DIRECTIONS:
Below is a listing from which only part is wanted; return exactly the lines from the one with "flag = (¬on) ∧ e" up to and including the one with "Variables are booleans.".

GIVEN RECORDS:
-- Opening Marker --

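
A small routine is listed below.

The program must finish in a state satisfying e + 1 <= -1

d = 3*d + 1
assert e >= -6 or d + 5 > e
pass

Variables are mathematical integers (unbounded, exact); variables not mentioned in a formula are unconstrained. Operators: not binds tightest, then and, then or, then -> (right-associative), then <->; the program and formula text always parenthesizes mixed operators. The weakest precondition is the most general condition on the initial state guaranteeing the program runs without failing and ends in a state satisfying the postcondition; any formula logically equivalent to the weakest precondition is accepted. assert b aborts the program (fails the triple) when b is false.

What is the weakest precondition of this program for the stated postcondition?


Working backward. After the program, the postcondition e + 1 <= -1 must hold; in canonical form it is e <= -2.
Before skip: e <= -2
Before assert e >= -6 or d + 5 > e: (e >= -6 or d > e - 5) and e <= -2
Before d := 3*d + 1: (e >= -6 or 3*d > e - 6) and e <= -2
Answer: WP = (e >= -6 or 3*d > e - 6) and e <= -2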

-- Closing Marker --
-- Opening Marker --

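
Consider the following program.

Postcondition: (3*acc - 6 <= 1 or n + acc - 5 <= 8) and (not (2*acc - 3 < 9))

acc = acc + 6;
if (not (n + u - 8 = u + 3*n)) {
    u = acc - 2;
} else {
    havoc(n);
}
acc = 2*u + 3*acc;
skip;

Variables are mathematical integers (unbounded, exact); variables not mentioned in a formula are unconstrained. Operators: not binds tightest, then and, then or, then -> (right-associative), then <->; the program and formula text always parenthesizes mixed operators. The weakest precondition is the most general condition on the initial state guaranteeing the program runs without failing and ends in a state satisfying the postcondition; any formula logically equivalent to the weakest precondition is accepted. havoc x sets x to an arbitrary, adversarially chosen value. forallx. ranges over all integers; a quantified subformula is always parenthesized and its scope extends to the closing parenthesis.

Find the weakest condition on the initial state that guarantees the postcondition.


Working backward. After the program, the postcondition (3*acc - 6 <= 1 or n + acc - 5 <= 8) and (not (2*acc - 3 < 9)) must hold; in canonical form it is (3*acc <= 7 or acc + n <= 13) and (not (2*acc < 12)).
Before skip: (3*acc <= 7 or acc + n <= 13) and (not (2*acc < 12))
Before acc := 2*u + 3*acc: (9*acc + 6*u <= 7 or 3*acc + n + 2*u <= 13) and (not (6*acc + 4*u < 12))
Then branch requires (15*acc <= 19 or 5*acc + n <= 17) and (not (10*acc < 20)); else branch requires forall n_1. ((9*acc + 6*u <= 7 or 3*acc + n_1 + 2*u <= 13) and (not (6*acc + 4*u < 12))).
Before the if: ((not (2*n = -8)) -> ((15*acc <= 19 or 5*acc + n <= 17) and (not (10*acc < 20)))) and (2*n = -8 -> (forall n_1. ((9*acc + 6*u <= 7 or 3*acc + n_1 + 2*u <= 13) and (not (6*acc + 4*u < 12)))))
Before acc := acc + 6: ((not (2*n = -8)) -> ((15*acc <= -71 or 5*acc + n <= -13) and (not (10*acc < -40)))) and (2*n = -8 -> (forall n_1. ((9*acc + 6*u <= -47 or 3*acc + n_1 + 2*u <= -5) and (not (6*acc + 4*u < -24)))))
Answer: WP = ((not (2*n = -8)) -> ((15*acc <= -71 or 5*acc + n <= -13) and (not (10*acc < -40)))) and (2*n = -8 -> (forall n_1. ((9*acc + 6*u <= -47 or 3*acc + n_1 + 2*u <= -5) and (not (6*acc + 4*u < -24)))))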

-- Closing Marker --
-- Opening Marker --

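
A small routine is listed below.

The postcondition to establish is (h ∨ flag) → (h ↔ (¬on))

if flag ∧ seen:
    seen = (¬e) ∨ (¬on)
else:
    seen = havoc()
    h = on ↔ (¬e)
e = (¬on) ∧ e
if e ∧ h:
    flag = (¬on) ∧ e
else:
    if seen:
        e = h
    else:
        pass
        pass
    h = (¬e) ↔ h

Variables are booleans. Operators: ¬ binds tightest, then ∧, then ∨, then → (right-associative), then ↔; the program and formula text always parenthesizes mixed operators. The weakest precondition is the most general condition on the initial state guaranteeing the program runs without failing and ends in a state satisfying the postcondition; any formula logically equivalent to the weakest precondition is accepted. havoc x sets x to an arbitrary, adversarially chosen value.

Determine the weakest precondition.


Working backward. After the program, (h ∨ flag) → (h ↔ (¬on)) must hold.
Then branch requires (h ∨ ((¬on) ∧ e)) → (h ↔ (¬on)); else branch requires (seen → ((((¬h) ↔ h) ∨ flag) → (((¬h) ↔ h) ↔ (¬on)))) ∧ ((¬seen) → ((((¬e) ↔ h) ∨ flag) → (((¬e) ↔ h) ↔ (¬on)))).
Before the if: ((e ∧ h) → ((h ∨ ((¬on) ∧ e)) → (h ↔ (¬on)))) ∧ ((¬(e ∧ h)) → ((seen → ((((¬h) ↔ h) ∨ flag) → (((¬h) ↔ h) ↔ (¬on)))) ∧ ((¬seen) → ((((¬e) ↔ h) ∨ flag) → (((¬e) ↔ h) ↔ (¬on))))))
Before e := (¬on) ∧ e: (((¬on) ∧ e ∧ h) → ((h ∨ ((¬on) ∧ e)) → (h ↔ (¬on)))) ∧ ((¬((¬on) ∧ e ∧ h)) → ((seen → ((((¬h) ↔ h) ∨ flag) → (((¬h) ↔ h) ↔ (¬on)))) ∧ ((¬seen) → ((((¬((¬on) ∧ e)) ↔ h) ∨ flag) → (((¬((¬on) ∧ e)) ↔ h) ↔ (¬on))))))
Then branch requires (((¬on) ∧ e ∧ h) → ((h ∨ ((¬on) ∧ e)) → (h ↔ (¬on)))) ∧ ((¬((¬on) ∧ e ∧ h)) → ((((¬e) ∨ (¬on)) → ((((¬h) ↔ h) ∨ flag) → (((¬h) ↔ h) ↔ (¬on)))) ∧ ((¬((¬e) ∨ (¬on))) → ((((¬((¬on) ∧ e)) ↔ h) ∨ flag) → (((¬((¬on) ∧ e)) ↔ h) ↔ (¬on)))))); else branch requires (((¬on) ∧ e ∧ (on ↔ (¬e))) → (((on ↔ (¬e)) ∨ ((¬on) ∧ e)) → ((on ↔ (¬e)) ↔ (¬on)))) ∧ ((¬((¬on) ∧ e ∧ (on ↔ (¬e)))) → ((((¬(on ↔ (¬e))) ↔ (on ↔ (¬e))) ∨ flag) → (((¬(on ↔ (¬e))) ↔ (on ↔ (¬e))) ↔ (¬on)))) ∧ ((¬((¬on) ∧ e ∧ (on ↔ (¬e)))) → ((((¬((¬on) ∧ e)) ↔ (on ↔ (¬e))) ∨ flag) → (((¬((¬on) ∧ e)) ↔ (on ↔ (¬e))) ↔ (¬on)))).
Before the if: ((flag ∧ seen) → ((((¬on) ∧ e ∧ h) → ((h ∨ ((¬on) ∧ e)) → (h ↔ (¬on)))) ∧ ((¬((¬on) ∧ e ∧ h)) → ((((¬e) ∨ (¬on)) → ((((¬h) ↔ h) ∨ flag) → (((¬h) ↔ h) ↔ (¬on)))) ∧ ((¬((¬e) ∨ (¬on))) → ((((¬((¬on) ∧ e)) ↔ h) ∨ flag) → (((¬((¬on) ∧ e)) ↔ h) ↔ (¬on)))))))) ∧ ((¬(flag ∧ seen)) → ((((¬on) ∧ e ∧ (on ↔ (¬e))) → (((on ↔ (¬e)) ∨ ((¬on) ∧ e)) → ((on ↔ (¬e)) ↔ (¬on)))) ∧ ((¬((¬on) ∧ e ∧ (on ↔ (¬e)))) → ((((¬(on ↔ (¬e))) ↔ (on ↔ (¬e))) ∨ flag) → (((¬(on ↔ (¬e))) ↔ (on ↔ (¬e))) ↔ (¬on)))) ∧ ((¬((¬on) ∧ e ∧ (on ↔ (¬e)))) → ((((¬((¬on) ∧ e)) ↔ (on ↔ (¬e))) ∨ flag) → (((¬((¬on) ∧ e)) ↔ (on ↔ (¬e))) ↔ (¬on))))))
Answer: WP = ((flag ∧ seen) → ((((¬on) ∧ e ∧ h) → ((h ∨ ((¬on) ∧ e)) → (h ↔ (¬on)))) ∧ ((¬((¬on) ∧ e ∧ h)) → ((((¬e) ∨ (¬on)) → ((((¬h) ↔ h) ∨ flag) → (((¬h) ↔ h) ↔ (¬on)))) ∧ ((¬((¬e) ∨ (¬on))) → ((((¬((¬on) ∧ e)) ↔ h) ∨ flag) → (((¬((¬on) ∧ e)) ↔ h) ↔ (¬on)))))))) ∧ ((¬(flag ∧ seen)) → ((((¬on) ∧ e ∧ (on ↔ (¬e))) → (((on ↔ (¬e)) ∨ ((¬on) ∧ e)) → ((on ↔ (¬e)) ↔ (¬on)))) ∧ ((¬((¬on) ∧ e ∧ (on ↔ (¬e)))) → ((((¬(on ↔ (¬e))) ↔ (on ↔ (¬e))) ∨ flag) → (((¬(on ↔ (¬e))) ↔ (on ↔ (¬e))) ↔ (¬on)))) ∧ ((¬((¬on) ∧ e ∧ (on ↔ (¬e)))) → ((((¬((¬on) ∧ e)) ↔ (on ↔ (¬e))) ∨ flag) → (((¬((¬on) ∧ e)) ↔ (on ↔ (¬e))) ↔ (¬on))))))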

-- Closing Marker --

RESULT BELOW:
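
    flag = (¬on) ∧ e
else:
    if seen:
        e = h
    else:
        pass
        pass
    h = (¬e) ↔ h

Variables are booleans. Operators: ¬ binds tightest, then ∧, then ∨, then → (right-associative), then ↔; the program and formula text always parenthesizes mixed operators. The weakest precondition is the most general condition on the initial state guaranteeing the program runs without failing and ends in a state satisfying the postcondition; any formula logically equivalent to the weakest precondition is accepted. havoc x sets x to an arbitrary, adversarially chosen value.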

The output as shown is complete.